### Data for processing

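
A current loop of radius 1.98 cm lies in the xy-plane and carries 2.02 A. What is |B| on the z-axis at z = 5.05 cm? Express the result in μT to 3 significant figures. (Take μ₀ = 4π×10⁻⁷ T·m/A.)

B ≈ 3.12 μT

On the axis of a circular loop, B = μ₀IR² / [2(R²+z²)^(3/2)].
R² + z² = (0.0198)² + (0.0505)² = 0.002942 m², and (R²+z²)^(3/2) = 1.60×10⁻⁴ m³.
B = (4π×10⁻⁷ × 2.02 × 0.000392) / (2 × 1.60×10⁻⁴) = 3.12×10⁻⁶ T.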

### What the task asks
The full listing above needs to be transcribed exactly.

### Task response
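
A current loop of radius 1.98 cm lies in the xy-plane and carries 2.02 A. What is |B| on the z-axis at z = 5.05 cm? Express the result in μT to 3 significant figures. (Take μ₀ = 4π×10⁻⁷ T·m/A.)

B ≈ 3.12 μT

On the axis of a circular loop, B = μ₀IR² / [2(R²+z²)^(3/2)].
R² + z² = (0.0198)² + (0.0505)² = 0.002942 m², and (R²+z²)^(3/2) = 1.60×10⁻⁴ m³.
B = (4π×10⁻⁷ × 2.02 × 0.000392) / (2 × 1.60×10⁻⁴) = 3.12×10⁻⁶ T.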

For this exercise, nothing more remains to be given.